_INSTRUCTIONS TO FOLLOW:_
When you reach the records below, repeat each one exactly as written.

Dataset entries
┌──

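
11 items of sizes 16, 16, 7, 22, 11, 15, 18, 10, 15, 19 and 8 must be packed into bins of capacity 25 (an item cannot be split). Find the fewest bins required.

8

Total = 22 + 19 + 18 + 16 + 16 + 15 + 15 + 11 + 10 + 8 + 7 = 157.
Lower bound: ⌈157/25⌉ = 7 bins.
A packing using 8 bins:
  bin 1: 22 = 22
  bin 2: 19 = 19
  bin 3: 18 + 7 = 25
  bin 4: 16 + 8 = 24
  bin 5: 16 = 16
  bin 6: 15 + 10 = 25
  bin 7: 15 = 15
  bin 8: 11 = 11
No arrangement into 7 bins stays within capacity, so 8 is optimal.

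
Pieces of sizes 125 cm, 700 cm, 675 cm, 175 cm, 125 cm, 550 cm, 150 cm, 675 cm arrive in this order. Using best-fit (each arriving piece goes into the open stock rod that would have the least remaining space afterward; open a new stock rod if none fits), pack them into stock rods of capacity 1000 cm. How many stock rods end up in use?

  125 → stock rod 1 (new)  [load 125/1000]
  700 → stock rod 1  [load 825/1000]
  675 → stock rod 2 (new)  [load 675/1000]
  175 → stock rod 1  [load 1000/1000]
  125 → stock rod 2  [load 800/1000]
  550 → stock rod 3 (new)  [load 550/1000]
  150 → stock rod 2  [load 950/1000]
  675 → stock rod 4 (new)  [load 675/1000]
4 stock rods opened.

4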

└──

_ANSWER BELOW:_
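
11 items of sizes 16, 16, 7, 22, 11, 15, 18, 10, 15, 19 and 8 must be packed into bins of capacity 25 (an item cannot be split). Find the fewest bins required.

8

Total = 22 + 19 + 18 + 16 + 16 + 15 + 15 + 11 + 10 + 8 + 7 = 157.
Lower bound: ⌈157/25⌉ = 7 bins.
A packing using 8 bins:
  bin 1: 22 = 22
  bin 2: 19 = 19
  bin 3: 18 + 7 = 25
  bin 4: 16 + 8 = 24
  bin 5: 16 = 16
  bin 6: 15 + 10 = 25
  bin 7: 15 = 15
  bin 8: 11 = 11
No arrangement into 7 bins stays within capacity, so 8 is optimal.

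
Pieces of sizes 125 cm, 700 cm, 675 cm, 175 cm, 125 cm, 550 cm, 150 cm, 675 cm arrive in this order. Using best-fit (each arriving piece goes into the open stock rod that would have the least remaining space afterward; open a new stock rod if none fits), pack them into stock rods of capacity 1000 cm. How many stock rods end up in use?

  125 → stock rod 1 (new)  [load 125/1000]
  700 → stock rod 1  [load 825/1000]
  675 → stock rod 2 (new)  [load 675/1000]
  175 → stock rod 1  [load 1000/1000]
  125 → stock rod 2  [load 800/1000]
  550 → stock rod 3 (new)  [load 550/1000]
  150 → stock rod 2  [load 950/1000]
  675 → stock rod 4 (new)  [load 675/1000]
4 stock rods opened.

4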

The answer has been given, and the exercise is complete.